▶ [WHAT IS REQUIRED]
The records below must be returned in full and unaltered.

DATA TO EXAMINE Start Marker

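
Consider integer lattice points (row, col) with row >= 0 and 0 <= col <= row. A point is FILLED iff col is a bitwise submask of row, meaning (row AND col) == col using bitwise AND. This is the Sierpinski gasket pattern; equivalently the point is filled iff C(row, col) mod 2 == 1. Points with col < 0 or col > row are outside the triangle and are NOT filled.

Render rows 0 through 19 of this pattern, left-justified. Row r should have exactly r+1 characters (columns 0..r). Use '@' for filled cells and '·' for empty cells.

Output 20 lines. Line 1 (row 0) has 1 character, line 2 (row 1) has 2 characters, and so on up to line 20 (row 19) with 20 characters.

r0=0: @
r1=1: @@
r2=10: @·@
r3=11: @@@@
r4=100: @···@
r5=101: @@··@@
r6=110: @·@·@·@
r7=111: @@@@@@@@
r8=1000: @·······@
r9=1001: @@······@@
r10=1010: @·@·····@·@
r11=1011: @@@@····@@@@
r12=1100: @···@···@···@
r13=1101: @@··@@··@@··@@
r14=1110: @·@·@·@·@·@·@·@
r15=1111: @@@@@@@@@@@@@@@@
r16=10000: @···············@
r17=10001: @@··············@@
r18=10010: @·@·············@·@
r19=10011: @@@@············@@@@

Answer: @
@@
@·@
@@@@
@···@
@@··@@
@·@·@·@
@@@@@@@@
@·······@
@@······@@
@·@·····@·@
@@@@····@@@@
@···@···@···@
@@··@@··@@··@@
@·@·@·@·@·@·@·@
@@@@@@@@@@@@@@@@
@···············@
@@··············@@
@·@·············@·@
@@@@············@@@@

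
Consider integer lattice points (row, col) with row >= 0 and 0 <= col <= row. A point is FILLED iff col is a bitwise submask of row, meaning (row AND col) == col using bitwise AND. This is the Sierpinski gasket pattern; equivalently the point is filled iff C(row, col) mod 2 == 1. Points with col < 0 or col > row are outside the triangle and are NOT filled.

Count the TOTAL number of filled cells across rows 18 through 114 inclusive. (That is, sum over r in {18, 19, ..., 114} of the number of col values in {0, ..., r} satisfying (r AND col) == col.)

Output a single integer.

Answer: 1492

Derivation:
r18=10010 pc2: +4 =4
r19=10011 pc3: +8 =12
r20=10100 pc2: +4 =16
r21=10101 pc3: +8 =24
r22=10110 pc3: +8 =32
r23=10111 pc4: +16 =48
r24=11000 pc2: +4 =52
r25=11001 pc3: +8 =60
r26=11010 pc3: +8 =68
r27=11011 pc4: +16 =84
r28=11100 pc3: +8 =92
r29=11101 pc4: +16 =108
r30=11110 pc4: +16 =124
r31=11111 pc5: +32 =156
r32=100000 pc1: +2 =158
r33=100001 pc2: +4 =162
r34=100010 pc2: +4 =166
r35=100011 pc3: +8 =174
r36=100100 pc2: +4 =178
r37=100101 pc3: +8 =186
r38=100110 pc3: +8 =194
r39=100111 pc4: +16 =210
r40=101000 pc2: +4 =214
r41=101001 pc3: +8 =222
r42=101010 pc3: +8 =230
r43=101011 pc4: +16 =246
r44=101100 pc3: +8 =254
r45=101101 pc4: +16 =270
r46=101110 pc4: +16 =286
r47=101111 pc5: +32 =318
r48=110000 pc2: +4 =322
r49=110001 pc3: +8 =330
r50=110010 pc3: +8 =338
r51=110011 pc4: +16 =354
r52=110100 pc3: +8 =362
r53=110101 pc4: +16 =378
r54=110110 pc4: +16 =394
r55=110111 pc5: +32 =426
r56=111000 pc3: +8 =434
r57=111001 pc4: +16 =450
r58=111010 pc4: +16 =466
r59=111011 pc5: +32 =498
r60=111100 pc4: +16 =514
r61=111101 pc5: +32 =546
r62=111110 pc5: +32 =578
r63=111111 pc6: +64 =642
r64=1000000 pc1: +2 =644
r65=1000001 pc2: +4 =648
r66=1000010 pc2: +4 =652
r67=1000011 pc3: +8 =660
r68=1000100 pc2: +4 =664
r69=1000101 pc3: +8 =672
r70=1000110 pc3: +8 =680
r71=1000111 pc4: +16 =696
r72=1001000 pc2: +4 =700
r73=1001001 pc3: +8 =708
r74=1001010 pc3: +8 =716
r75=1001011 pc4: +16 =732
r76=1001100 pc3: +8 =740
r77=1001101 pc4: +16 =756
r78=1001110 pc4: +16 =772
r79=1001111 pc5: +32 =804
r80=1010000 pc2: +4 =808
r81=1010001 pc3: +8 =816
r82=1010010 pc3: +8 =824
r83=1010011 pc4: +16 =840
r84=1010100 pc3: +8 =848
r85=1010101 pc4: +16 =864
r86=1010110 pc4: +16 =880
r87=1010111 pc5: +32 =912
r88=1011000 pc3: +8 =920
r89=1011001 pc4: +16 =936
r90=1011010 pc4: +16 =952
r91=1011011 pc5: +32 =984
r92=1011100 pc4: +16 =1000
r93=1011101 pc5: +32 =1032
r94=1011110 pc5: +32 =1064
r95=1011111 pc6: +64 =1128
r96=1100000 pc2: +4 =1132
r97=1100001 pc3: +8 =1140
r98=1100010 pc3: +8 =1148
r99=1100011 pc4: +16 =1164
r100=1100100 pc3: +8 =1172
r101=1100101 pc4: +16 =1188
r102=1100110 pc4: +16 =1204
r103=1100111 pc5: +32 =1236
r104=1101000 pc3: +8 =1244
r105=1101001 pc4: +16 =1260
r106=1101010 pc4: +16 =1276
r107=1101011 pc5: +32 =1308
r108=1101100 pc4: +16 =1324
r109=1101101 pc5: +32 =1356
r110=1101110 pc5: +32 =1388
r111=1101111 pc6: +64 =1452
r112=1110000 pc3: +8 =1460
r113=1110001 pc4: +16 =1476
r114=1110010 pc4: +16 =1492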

DATA TO EXAMINE End Marker

▶ [RESULT]
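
Consider integer lattice points (row, col) with row >= 0 and 0 <= col <= row. A point is FILLED iff col is a bitwise submask of row, meaning (row AND col) == col using bitwise AND. This is the Sierpinski gasket pattern; equivalently the point is filled iff C(row, col) mod 2 == 1. Points with col < 0 or col > row are outside the triangle and are NOT filled.

Render rows 0 through 19 of this pattern, left-justified. Row r should have exactly r+1 characters (columns 0..r). Use '@' for filled cells and '·' for empty cells.

Output 20 lines. Line 1 (row 0) has 1 character, line 2 (row 1) has 2 characters, and so on up to line 20 (row 19) with 20 characters.

r0=0: @
r1=1: @@
r2=10: @·@
r3=11: @@@@
r4=100: @···@
r5=101: @@··@@
r6=110: @·@·@·@
r7=111: @@@@@@@@
r8=1000: @·······@
r9=1001: @@······@@
r10=1010: @·@·····@·@
r11=1011: @@@@····@@@@
r12=1100: @···@···@···@
r13=1101: @@··@@··@@··@@
r14=1110: @·@·@·@·@·@·@·@
r15=1111: @@@@@@@@@@@@@@@@
r16=10000: @···············@
r17=10001: @@··············@@
r18=10010: @·@·············@·@
r19=10011: @@@@············@@@@

Answer: @
@@
@·@
@@@@
@···@
@@··@@
@·@·@·@
@@@@@@@@
@·······@
@@······@@
@·@·····@·@
@@@@····@@@@
@···@···@···@
@@··@@··@@··@@
@·@·@·@·@·@·@·@
@@@@@@@@@@@@@@@@
@···············@
@@··············@@
@·@·············@·@
@@@@············@@@@

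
Consider integer lattice points (row, col) with row >= 0 and 0 <= col <= row. A point is FILLED iff col is a bitwise submask of row, meaning (row AND col) == col using bitwise AND. This is the Sierpinski gasket pattern; equivalently the point is filled iff C(row, col) mod 2 == 1. Points with col < 0 or col > row are outside the triangle and are NOT filled.

Count the TOTAL number of filled cells across rows 18 through 114 inclusive. (That is, sum over r in {18, 19, ..., 114} of the number of col values in {0, ..., r} satisfying (r AND col) == col.)

Output a single integer.

Answer: 1492

Derivation:
r18=10010 pc2: +4 =4
r19=10011 pc3: +8 =12
r20=10100 pc2: +4 =16
r21=10101 pc3: +8 =24
r22=10110 pc3: +8 =32
r23=10111 pc4: +16 =48
r24=11000 pc2: +4 =52
r25=11001 pc3: +8 =60
r26=11010 pc3: +8 =68
r27=11011 pc4: +16 =84
r28=11100 pc3: +8 =92
r29=11101 pc4: +16 =108
r30=11110 pc4: +16 =124
r31=11111 pc5: +32 =156
r32=100000 pc1: +2 =158
r33=100001 pc2: +4 =162
r34=100010 pc2: +4 =166
r35=100011 pc3: +8 =174
r36=100100 pc2: +4 =178
r37=100101 pc3: +8 =186
r38=100110 pc3: +8 =194
r39=100111 pc4: +16 =210
r40=101000 pc2: +4 =214
r41=101001 pc3: +8 =222
r42=101010 pc3: +8 =230
r43=101011 pc4: +16 =246
r44=101100 pc3: +8 =254
r45=101101 pc4: +16 =270
r46=101110 pc4: +16 =286
r47=101111 pc5: +32 =318
r48=110000 pc2: +4 =322
r49=110001 pc3: +8 =330
r50=110010 pc3: +8 =338
r51=110011 pc4: +16 =354
r52=110100 pc3: +8 =362
r53=110101 pc4: +16 =378
r54=110110 pc4: +16 =394
r55=110111 pc5: +32 =426
r56=111000 pc3: +8 =434
r57=111001 pc4: +16 =450
r58=111010 pc4: +16 =466
r59=111011 pc5: +32 =498
r60=111100 pc4: +16 =514
r61=111101 pc5: +32 =546
r62=111110 pc5: +32 =578
r63=111111 pc6: +64 =642
r64=1000000 pc1: +2 =644
r65=1000001 pc2: +4 =648
r66=1000010 pc2: +4 =652
r67=1000011 pc3: +8 =660
r68=1000100 pc2: +4 =664
r69=1000101 pc3: +8 =672
r70=1000110 pc3: +8 =680
r71=1000111 pc4: +16 =696
r72=1001000 pc2: +4 =700
r73=1001001 pc3: +8 =708
r74=1001010 pc3: +8 =716
r75=1001011 pc4: +16 =732
r76=1001100 pc3: +8 =740
r77=1001101 pc4: +16 =756
r78=1001110 pc4: +16 =772
r79=1001111 pc5: +32 =804
r80=1010000 pc2: +4 =808
r81=1010001 pc3: +8 =816
r82=1010010 pc3: +8 =824
r83=1010011 pc4: +16 =840
r84=1010100 pc3: +8 =848
r85=1010101 pc4: +16 =864
r86=1010110 pc4: +16 =880
r87=1010111 pc5: +32 =912
r88=1011000 pc3: +8 =920
r89=1011001 pc4: +16 =936
r90=1011010 pc4: +16 =952
r91=1011011 pc5: +32 =984
r92=1011100 pc4: +16 =1000
r93=1011101 pc5: +32 =1032
r94=1011110 pc5: +32 =1064
r95=1011111 pc6: +64 =1128
r96=1100000 pc2: +4 =1132
r97=1100001 pc3: +8 =1140
r98=1100010 pc3: +8 =1148
r99=1100011 pc4: +16 =1164
r100=1100100 pc3: +8 =1172
r101=1100101 pc4: +16 =1188
r102=1100110 pc4: +16 =1204
r103=1100111 pc5: +32 =1236
r104=1101000 pc3: +8 =1244
r105=1101001 pc4: +16 =1260
r106=1101010 pc4: +16 =1276
r107=1101011 pc5: +32 =1308
r108=1101100 pc4: +16 =1324
r109=1101101 pc5: +32 =1356
r110=1101110 pc5: +32 =1388
r111=1101111 pc6: +64 =1452
r112=1110000 pc3: +8 =1460
r113=1110001 pc4: +16 =1476
r114=1110010 pc4: +16 =1492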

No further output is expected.